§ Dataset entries
┌──
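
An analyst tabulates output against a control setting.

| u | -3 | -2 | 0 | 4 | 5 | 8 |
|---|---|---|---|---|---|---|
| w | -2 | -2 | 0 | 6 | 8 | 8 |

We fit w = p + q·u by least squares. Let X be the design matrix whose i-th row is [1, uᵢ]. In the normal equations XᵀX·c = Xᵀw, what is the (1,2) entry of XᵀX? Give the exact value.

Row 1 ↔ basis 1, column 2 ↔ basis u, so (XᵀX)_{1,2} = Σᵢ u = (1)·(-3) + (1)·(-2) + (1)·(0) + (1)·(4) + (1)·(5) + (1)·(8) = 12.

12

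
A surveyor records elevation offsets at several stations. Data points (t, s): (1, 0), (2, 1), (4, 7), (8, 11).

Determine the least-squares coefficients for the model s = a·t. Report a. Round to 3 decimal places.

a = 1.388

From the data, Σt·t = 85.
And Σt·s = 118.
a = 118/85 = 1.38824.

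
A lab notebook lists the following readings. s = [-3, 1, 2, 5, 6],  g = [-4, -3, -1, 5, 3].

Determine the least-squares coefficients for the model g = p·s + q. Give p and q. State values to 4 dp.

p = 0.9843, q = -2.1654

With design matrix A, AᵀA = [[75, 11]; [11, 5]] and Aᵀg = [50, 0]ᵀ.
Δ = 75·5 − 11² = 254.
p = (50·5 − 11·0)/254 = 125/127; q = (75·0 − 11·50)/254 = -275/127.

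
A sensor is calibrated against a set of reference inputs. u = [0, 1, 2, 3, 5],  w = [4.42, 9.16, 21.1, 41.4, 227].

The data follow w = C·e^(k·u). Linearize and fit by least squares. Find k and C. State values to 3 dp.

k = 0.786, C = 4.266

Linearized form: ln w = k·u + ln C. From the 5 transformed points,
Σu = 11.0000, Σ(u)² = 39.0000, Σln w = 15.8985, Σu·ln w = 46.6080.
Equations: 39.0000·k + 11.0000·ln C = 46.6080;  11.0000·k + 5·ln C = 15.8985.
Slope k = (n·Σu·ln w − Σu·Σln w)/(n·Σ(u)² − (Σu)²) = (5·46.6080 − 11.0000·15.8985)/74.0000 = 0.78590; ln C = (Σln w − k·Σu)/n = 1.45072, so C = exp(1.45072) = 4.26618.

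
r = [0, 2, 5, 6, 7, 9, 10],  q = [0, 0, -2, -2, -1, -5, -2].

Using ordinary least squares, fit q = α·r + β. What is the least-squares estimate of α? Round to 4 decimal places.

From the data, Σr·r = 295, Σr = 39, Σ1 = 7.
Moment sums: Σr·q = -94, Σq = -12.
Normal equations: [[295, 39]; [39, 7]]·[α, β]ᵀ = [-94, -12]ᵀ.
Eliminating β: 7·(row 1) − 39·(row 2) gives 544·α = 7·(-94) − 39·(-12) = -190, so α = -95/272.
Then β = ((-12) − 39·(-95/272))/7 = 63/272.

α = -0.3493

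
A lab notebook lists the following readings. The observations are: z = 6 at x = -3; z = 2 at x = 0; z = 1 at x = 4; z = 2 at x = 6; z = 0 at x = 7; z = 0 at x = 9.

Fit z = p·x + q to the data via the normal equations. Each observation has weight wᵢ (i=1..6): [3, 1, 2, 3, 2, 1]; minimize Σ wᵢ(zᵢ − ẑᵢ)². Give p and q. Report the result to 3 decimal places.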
└──
┌──
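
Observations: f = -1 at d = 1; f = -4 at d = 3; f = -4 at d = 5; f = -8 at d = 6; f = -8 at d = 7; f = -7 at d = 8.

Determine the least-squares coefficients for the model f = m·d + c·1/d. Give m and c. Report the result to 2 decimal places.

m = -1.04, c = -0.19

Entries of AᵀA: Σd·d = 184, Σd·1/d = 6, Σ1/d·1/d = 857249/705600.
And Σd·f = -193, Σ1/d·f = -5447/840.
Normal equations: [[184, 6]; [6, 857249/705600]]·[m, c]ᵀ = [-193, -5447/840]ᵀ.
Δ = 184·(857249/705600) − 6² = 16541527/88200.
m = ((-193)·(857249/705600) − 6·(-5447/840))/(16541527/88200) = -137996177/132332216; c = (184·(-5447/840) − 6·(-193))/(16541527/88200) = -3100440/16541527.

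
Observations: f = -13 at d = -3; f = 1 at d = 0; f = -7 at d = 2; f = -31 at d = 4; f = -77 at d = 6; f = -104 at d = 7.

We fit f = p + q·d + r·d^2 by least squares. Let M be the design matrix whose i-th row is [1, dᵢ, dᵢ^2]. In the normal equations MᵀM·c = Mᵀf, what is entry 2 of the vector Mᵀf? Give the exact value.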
└──
§ Instructions for the task
Scan the lines above for "readings", then copy every one that has it.

§ Your response
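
A lab notebook lists the following readings. s = [-3, 1, 2, 5, 6],  g = [-4, -3, -1, 5, 3].
A lab notebook lists the following readings. The observations are: z = 6 at x = -3; z = 2 at x = 0; z = 1 at x = 4; z = 2 at x = 6; z = 0 at x = 7; z = 0 at x = 9.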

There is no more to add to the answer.